TASK TO CARRY OUT: Beginning at the top of the material, repeat each line exactly, and stop once the line with "Answer: 2971" has been written.

PROVIDED RECORDS:
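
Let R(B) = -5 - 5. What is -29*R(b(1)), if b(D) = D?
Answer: 290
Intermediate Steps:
R(B) = -10
-29*R(b(1)) = -29*(-10) = 290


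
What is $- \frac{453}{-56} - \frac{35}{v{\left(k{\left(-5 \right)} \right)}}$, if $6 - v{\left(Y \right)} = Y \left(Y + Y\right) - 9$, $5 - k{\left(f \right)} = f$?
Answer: $\frac{17153}{2072} \approx 8.2785$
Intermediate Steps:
$k{\left(f \right)} = 5 - f$
$v{\left(Y \right)} = 15 - 2 Y^{2}$ ($v{\left(Y \right)} = 6 - \left(Y \left(Y + Y\right) - 9\right) = 6 - \left(Y 2 Y - 9\right) = 6 - \left(2 Y^{2} - 9\right) = 6 - \left(-9 + 2 Y^{2}\right) = 15 - 2 Y^{2}$)
$- \frac{453}{-56} - \frac{35}{v{\left(k{\left(-5 \right)} \right)}} = - \frac{453}{-56} - \frac{35}{15 - 2 \left(5 - -5\right)^{2}} = \left(-453\right) \left(- \frac{1}{56}\right) - \frac{35}{15 - 2 \left(5 + 5\right)^{2}} = \frac{453}{56} - \frac{35}{15 - 2 \cdot 10^{2}} = \frac{453}{56} - \frac{35}{15 - 200} = \frac{453}{56} - \frac{35}{-185} = \frac{453}{56} - - \frac{7}{37} = \frac{453}{56} + \frac{7}{37} = \frac{17153}{2072}$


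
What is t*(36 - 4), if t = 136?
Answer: 4352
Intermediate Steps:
t*(36 - 4) = 136*(36 - 4) = 136*32 = 4352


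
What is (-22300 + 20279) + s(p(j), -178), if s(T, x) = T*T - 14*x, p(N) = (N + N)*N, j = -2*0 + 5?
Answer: 2971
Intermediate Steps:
j = 5 (j = 0 + 5 = 5)
p(N) = 2*N² (p(N) = (2*N)*N = 2*N²)
s(T, x) = T² - 14*x
(-22300 + 20279) + s(p(j), -178) = (-22300 + 20279) + ((2*5²)² - 14*(-178)) = -2021 + ((2*25)² + 2492) = -2021 + (50² + 2492) = -2021 + (2500 + 2492) = -2021 + 4992 = 2971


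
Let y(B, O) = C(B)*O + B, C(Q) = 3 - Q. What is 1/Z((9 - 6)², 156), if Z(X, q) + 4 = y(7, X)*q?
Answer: -1/4528 ≈ -0.00022085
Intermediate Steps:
y(B, O) = B + O*(3 - B) (y(B, O) = (3 - B)*O + B = O*(3 - B) + B = B + O*(3 - B))
Z(X, q) = -4 + q*(7 - 4*X) (Z(X, q) = -4 + (7 - X*(-3 + 7))*q = -4 + (7 - 1*X*4)*q = -4 + (7 - 4*X)*q = -4 + q*(7 - 4*X))
1/Z((9 - 6)², 156) = 1/(-4 - 1*156*(-7 + 4*(9 - 6)²)) = 1/(-4 - 1*156*(-7 + 4*3²)) = 1/(-4 - 1*156*(-7 + 4*9)) = 1/(-4 - 1*156*(-7 + 36)) = 1/(-4 - 1*156*29) = 1/(-4 - 4524) = 1/(-4528) = -1/4528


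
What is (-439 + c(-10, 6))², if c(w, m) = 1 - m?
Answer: 197136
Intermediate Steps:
(-439 + c(-10, 6))² = (-439 + (1 - 1*6))² = (-439 + (1 - 6))² = (-439 - 5)² = (-444)² = 197136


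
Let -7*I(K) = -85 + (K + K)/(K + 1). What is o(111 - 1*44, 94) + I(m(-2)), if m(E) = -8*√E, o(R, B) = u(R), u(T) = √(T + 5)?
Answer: (672 + 85*I + √2*(664 + 42*I))/(7*I + 56*√2) ≈ 20.345 + 0.025058*I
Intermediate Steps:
u(T) = √(5 + T)
o(R, B) = √(5 + R)
I(K) = 85/7 - 2*K/(7*(1 + K)) (I(K) = -(-85 + (K + K)/(K + 1))/7 = -(-85 + (2*K)/(1 + K))/7 = -(-85 + 2*K/(1 + K))/7 = 85/7 - 2*K/(7*(1 + K)))
o(111 - 1*44, 94) + I(m(-2)) = √(5 + (111 - 1*44)) + (85 + 83*(-8*I*√2))/(7*(1 - 8*I*√2)) = √(5 + (111 - 44)) + (85 + 83*(-8*I*√2))/(7*(1 - 8*I*√2)) = √(5 + 67) + (85 + 83*(-8*I*√2))/(7*(1 - 8*I*√2)) = √72 + (85 - 664*I*√2)/(7*(1 - 8*I*√2)) = 6*√2 + (85 - 664*I*√2)/(7*(1 - 8*I*√2))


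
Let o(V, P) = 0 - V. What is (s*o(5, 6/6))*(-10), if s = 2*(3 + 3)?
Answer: 600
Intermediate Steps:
o(V, P) = -V
s = 12 (s = 2*6 = 12)
(s*o(5, 6/6))*(-10) = (12*(-1*5))*(-10) = (12*(-5))*(-10) = -60*(-10) = 600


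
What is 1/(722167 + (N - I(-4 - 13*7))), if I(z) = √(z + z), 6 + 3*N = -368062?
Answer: 5395299/3234361257199 + 9*I*√190/3234361257199 ≈ 1.6681e-6 + 3.8356e-11*I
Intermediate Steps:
N = -368068/3 (N = -2 + (⅓)*(-368062) = -2 - 368062/3 = -368068/3 ≈ -1.2269e+5)
I(z) = √2*√z (I(z) = √(2*z) = √2*√z)
1/(722167 + (N - I(-4 - 13*7))) = 1/(722167 + (-368068/3 - √2*√(-4 - 13*7))) = 1/(722167 + (-368068/3 - √2*√(-4 - 91))) = 1/(722167 + (-368068/3 - √2*√(-95))) = 1/(722167 + (-368068/3 - √2*I*√95)) = 1/(722167 + (-368068/3 - I*√190)) = 1/(1798433/3 - I*√190)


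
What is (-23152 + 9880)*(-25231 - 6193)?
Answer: 417059328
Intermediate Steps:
(-23152 + 9880)*(-25231 - 6193) = -13272*(-31424) = 417059328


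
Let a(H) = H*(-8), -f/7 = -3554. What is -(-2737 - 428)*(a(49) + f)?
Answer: 77498190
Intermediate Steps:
f = 24878 (f = -7*(-3554) = 24878)
a(H) = -8*H
-(-2737 - 428)*(a(49) + f) = -(-2737 - 428)*(-8*49 + 24878) = -(-3165)*(-392 + 24878) = -(-3165)*24486 = -1*(-77498190) = 77498190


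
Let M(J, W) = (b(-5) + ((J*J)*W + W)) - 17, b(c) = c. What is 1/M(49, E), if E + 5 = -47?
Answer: -1/124926 ≈ -8.0047e-6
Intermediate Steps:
E = -52 (E = -5 - 47 = -52)
M(J, W) = -22 + W + W*J² (M(J, W) = (-5 + ((J*J)*W + W)) - 17 = (-5 + (J²*W + W)) - 17 = (-5 + (W*J² + W)) - 17 = (-5 + (W + W*J²)) - 17 = (-5 + W + W*J²) - 17 = -22 + W + W*J²)
1/M(49, E) = 1/(-22 - 52 - 52*49²) = 1/(-22 - 52 - 52*2401) = 1/(-22 - 52 - 124852) = 1/(-124926) = -1/124926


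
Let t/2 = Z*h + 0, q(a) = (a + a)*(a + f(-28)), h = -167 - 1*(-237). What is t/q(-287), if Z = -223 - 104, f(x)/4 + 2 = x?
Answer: -3270/16687 ≈ -0.19596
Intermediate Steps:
h = 70 (h = -167 + 237 = 70)
f(x) = -8 + 4*x
q(a) = 2*a*(-120 + a) (q(a) = (a + a)*(a + (-8 + 4*(-28))) = (2*a)*(a + (-8 - 112)) = (2*a)*(a - 120) = (2*a)*(-120 + a) = 2*a*(-120 + a))
Z = -327
t = -45780 (t = 2*(-327*70 + 0) = 2*(-22890 + 0) = 2*(-22890) = -45780)
t/q(-287) = -45780*(-1/(574*(-120 - 287))) = -45780/(2*(-287)*(-407)) = -45780/233618 = -45780*1/233618 = -3270/16687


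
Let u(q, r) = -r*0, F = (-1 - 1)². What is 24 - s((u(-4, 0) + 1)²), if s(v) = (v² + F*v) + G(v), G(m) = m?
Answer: 18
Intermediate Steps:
F = 4 (F = (-2)² = 4)
u(q, r) = 0
s(v) = v² + 5*v (s(v) = (v² + 4*v) + v = v² + 5*v)
24 - s((u(-4, 0) + 1)²) = 24 - (0 + 1)²*(5 + (0 + 1)²) = 24 - 1²*(5 + 1²) = 24 - (5 + 1) = 24 - 6 = 18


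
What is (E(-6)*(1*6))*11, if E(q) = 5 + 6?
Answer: 726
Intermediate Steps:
E(q) = 11
(E(-6)*(1*6))*11 = (11*(1*6))*11 = (11*6)*11 = 66*11 = 726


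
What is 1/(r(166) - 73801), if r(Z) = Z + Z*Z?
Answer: -1/46079 ≈ -2.1702e-5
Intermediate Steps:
r(Z) = Z + Z**2
1/(r(166) - 73801) = 1/(166*(1 + 166) - 73801) = 1/(166*167 - 73801) = 1/(27722 - 73801) = 1/(-46079) = -1/46079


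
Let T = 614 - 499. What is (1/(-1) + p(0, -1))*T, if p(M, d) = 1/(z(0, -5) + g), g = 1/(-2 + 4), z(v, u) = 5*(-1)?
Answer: -1265/9 ≈ -140.56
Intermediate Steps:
T = 115
z(v, u) = -5
g = 1/2 ≈ 0.50000
p(M, d) = -2/9 (p(M, d) = 1/(-5 + 1/2) = 1/(-9/2) = -2/9)
(1/(-1) + p(0, -1))*T = (1/(-1) - 2/9)*115 = (-1 - 2/9)*115 = -11/9*115 = -1265/9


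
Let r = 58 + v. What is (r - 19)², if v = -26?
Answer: 169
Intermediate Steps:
r = 32 (r = 58 - 26 = 32)
(r - 19)² = (32 - 19)² = 13² = 169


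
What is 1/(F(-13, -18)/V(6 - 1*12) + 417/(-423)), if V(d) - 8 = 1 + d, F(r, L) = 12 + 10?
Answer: 141/895 ≈ 0.15754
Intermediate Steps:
F(r, L) = 22
V(d) = 9 + d (V(d) = 8 + (1 + d) = 9 + d)
1/(F(-13, -18)/V(6 - 1*12) + 417/(-423)) = 1/(22/(9 + (6 - 1*12)) + 417/(-423)) = 1/(22/(9 + (6 - 12)) + 417*(-1/423)) = 1/(22/(9 - 6) - 139/141) = 1/(22/3 - 139/141) = 1/(895/141) = 141/895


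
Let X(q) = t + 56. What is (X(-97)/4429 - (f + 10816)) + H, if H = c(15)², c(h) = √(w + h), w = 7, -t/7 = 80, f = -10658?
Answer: -602848/4429 ≈ -136.11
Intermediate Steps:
t = -560 (t = -7*80 = -560)
c(h) = √(7 + h)
X(q) = -504 (X(q) = -560 + 56 = -504)
H = 22 (H = (√(7 + 15))² = (√22)² = 22)
(X(-97)/4429 - (f + 10816)) + H = (-504/4429 - (-10658 + 10816)) + 22 = (-504*1/4429 - 1*158) + 22 = (-504/4429 - 158) + 22 = -700286/4429 + 22 = -602848/4429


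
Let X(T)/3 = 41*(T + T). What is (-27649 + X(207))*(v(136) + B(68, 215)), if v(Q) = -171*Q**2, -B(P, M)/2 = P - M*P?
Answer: -72930879376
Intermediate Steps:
B(P, M) = -2*P + 2*M*P (B(P, M) = -2*(P - M*P) = -2*P + 2*M*P)
X(T) = 246*T (X(T) = 3*(41*(T + T)) = 3*(41*(2*T)) = 3*(82*T) = 246*T)
(-27649 + X(207))*(v(136) + B(68, 215)) = (-27649 + 246*207)*(-171*136**2 + 2*68*(-1 + 215)) = (-27649 + 50922)*(-171*18496 + 2*68*214) = 23273*(-3162816 + 29104) = 23273*(-3133712) = -72930879376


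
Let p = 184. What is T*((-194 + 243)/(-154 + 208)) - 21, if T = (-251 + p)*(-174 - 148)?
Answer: 527996/27 ≈ 19555.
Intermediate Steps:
T = 21574 (T = (-251 + 184)*(-174 - 148) = -67*(-322) = 21574)
T*((-194 + 243)/(-154 + 208)) - 21 = 21574*((-194 + 243)/(-154 + 208)) - 21 = 21574*(49/54) - 21 = 528563/27 - 21 = 527996/27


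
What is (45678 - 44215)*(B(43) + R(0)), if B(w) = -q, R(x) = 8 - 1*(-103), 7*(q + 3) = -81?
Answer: 183711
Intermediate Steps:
q = -102/7 (q = -3 + (⅐)*(-81) = -3 - 81/7 = -102/7 ≈ -14.571)
R(x) = 111 (R(x) = 8 + 103 = 111)
B(w) = 102/7 (B(w) = -1*(-102/7) = 102/7)
(45678 - 44215)*(B(43) + R(0)) = (45678 - 44215)*(102/7 + 111) = 1463*(879/7) = 183711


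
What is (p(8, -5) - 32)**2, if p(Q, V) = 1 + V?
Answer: 1296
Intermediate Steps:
(p(8, -5) - 32)**2 = ((1 - 5) - 32)**2 = (-4 - 32)**2 = (-36)**2 = 1296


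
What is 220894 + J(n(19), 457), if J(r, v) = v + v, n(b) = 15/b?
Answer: 221808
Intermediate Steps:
J(r, v) = 2*v
220894 + J(n(19), 457) = 220894 + 2*457 = 220894 + 914 = 221808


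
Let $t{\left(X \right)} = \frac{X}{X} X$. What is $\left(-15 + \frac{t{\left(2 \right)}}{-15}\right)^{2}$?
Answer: $\frac{51529}{225} \approx 229.02$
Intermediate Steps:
$t{\left(X \right)} = X$ ($t{\left(X \right)} = 1 X = X$)
$\left(-15 + \frac{t{\left(2 \right)}}{-15}\right)^{2} = \left(-15 + \frac{2}{-15}\right)^{2} = \left(-15 + 2 \left(- \frac{1}{15}\right)\right)^{2} = \left(-15 - \frac{2}{15}\right)^{2} = \left(- \frac{227}{15}\right)^{2} = \frac{51529}{225}$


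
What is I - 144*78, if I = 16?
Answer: -11216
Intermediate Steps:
I - 144*78 = 16 - 144*78 = 16 - 11232 = -11216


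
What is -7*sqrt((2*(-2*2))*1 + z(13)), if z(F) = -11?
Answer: -7*I*sqrt(19) ≈ -30.512*I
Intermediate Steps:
-7*sqrt((2*(-2*2))*1 + z(13)) = -7*sqrt((2*(-2*2))*1 - 11) = -7*sqrt((2*(-4))*1 - 11) = -7*sqrt(-8*1 - 11) = -7*sqrt(-8 - 11) = -7*I*sqrt(19)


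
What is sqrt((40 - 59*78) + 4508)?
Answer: 3*I*sqrt(6) ≈ 7.3485*I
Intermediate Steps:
sqrt((40 - 59*78) + 4508) = sqrt((40 - 4602) + 4508) = sqrt(-4562 + 4508) = sqrt(-54) = 3*I*sqrt(6)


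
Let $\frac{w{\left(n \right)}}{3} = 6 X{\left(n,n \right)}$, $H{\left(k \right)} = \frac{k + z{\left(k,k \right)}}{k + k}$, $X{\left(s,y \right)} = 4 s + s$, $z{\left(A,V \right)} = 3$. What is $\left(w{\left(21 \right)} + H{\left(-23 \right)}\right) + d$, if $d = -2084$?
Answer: $- \frac{4452}{23} \approx -193.57$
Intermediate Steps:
$X{\left(s,y \right)} = 5 s$
$H{\left(k \right)} = \frac{3 + k}{2 k}$ ($H{\left(k \right)} = \frac{k + 3}{k + k} = \frac{3 + k}{2 k}$)
$w{\left(n \right)} = 90 n$ ($w{\left(n \right)} = 3 \cdot 6 \cdot 5 n = 3 \cdot 30 n = 90 n$)
$\left(w{\left(21 \right)} + H{\left(-23 \right)}\right) + d = \left(90 \cdot 21 + \frac{3 - 23}{2 \left(-23\right)}\right) - 2084 = \left(1890 + \frac{1}{2} \left(- \frac{1}{23}\right) \left(-20\right)\right) - 2084 = \left(1890 + \frac{10}{23}\right) - 2084 = \frac{43480}{23} - 2084 = - \frac{4452}{23}$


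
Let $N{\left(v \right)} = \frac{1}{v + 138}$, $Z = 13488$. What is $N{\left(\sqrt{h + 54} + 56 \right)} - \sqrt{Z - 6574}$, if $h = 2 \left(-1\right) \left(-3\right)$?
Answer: $\frac{97}{18788} - \sqrt{6914} - \frac{\sqrt{15}}{18788} \approx -83.146$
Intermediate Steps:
$h = 6$ ($h = \left(-2\right) \left(-3\right) = 6$)
$N{\left(v \right)} = \frac{1}{138 + v}$
$N{\left(\sqrt{h + 54} + 56 \right)} - \sqrt{Z - 6574} = \frac{1}{138 + \left(\sqrt{6 + 54} + 56\right)} - \sqrt{13488 - 6574} = \frac{1}{138 + \left(\sqrt{60} + 56\right)} - \sqrt{6914} = \frac{1}{138 + \left(2 \sqrt{15} + 56\right)} - \sqrt{6914} = \frac{1}{138 + \left(56 + 2 \sqrt{15}\right)} - \sqrt{6914} = \frac{1}{194 + 2 \sqrt{15}} - \sqrt{6914}$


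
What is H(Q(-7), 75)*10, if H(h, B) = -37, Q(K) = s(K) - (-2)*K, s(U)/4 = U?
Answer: -370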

SOLUTION TO THIS TASK:
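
Let R(B) = -5 - 5. What is -29*R(b(1)), if b(D) = D?
Answer: 290
Intermediate Steps:
R(B) = -10
-29*R(b(1)) = -29*(-10) = 290


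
What is $- \frac{453}{-56} - \frac{35}{v{\left(k{\left(-5 \right)} \right)}}$, if $6 - v{\left(Y \right)} = Y \left(Y + Y\right) - 9$, $5 - k{\left(f \right)} = f$?
Answer: $\frac{17153}{2072} \approx 8.2785$
Intermediate Steps:
$k{\left(f \right)} = 5 - f$
$v{\left(Y \right)} = 15 - 2 Y^{2}$ ($v{\left(Y \right)} = 6 - \left(Y \left(Y + Y\right) - 9\right) = 6 - \left(Y 2 Y - 9\right) = 6 - \left(2 Y^{2} - 9\right) = 6 - \left(-9 + 2 Y^{2}\right) = 15 - 2 Y^{2}$)
$- \frac{453}{-56} - \frac{35}{v{\left(k{\left(-5 \right)} \right)}} = - \frac{453}{-56} - \frac{35}{15 - 2 \left(5 - -5\right)^{2}} = \left(-453\right) \left(- \frac{1}{56}\right) - \frac{35}{15 - 2 \left(5 + 5\right)^{2}} = \frac{453}{56} - \frac{35}{15 - 2 \cdot 10^{2}} = \frac{453}{56} - \frac{35}{15 - 200} = \frac{453}{56} - \frac{35}{-185} = \frac{453}{56} - - \frac{7}{37} = \frac{453}{56} + \frac{7}{37} = \frac{17153}{2072}$


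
What is t*(36 - 4), if t = 136?
Answer: 4352
Intermediate Steps:
t*(36 - 4) = 136*(36 - 4) = 136*32 = 4352


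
What is (-22300 + 20279) + s(p(j), -178), if s(T, x) = T*T - 14*x, p(N) = (N + N)*N, j = -2*0 + 5?
Answer: 2971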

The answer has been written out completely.